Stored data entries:
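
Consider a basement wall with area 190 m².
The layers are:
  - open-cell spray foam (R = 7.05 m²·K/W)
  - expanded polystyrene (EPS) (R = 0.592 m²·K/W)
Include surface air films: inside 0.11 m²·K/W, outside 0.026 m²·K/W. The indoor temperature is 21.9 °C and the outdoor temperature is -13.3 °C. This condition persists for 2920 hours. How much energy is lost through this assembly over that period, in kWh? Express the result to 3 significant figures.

2510 kWh

R_total = 0.11 + 7.05 + 0.592 + 0.026 = 7.778 m²·K/W
Q = 190 × (21.9 − (-13.3)) / 7.778 = 859.9 W
E = 859.9 W × 2920 h / 1000 = 2511 kWh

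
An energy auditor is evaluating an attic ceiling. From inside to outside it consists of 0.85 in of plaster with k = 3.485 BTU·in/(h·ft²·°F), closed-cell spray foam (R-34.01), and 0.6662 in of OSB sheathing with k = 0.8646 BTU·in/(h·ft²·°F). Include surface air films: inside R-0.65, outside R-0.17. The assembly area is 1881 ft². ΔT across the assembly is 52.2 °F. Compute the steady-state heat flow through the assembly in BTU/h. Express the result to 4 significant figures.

0.85/3.485 = 0.2439
0.6662/0.8646 = 0.77053
R_total = 0.65 + 0.2439 + 34.01 + 0.77053 + 0.17 = 35.844 ft²·°F·h/BTU
Q = A·ΔT/R = 1881 × 52.2 / 35.844 = 2739.3 BTU/h

2739 BTU/h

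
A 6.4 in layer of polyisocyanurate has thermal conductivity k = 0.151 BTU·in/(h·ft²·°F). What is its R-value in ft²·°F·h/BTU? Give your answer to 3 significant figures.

42.4 ft²·°F·h/BTU

R = L/k = 6.4/0.151 = 42.38 ft²·°F·h/BTU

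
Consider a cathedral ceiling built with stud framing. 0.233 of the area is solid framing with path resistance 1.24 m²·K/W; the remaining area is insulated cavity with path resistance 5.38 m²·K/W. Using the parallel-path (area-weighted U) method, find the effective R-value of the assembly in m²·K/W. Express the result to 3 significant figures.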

# Work required
Each record must be transcribed word for word.

# The answer
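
Consider a basement wall with area 190 m².
The layers are:
  - open-cell spray foam (R = 7.05 m²·K/W)
  - expanded polystyrene (EPS) (R = 0.592 m²·K/W)
Include surface air films: inside 0.11 m²·K/W, outside 0.026 m²·K/W. The indoor temperature is 21.9 °C and the outdoor temperature is -13.3 °C. This condition persists for 2920 hours. How much energy is lost through this assembly over that period, in kWh? Express the result to 3 significant figures.

2510 kWh

R_total = 0.11 + 7.05 + 0.592 + 0.026 = 7.778 m²·K/W
Q = 190 × (21.9 − (-13.3)) / 7.778 = 859.9 W
E = 859.9 W × 2920 h / 1000 = 2511 kWh

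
An energy auditor is evaluating an attic ceiling. From inside to outside it consists of 0.85 in of plaster with k = 3.485 BTU·in/(h·ft²·°F), closed-cell spray foam (R-34.01), and 0.6662 in of OSB sheathing with k = 0.8646 BTU·in/(h·ft²·°F). Include surface air films: inside R-0.65, outside R-0.17. The assembly area is 1881 ft². ΔT across the assembly is 52.2 °F. Compute the steady-state heat flow through the assembly in BTU/h. Express the result to 4 significant figures.

0.85/3.485 = 0.2439
0.6662/0.8646 = 0.77053
R_total = 0.65 + 0.2439 + 34.01 + 0.77053 + 0.17 = 35.844 ft²·°F·h/BTU
Q = A·ΔT/R = 1881 × 52.2 / 35.844 = 2739.3 BTU/h

2739 BTU/h

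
A 6.4 in layer of polyisocyanurate has thermal conductivity k = 0.151 BTU·in/(h·ft²·°F). What is its R-value in ft²·°F·h/BTU? Give your answer to 3 significant figures.

42.4 ft²·°F·h/BTU

R = L/k = 6.4/0.151 = 42.38 ft²·°F·h/BTU

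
Consider a cathedral ceiling built with stud framing. 0.233 of the area is solid framing with path resistance 1.24 m²·K/W; the remaining area is insulated cavity with path resistance 5.38 m²·K/W. Using the parallel-path (area-weighted U) method, find the effective R-value of the assembly in m²·K/W. Express the result to 3 significant figures.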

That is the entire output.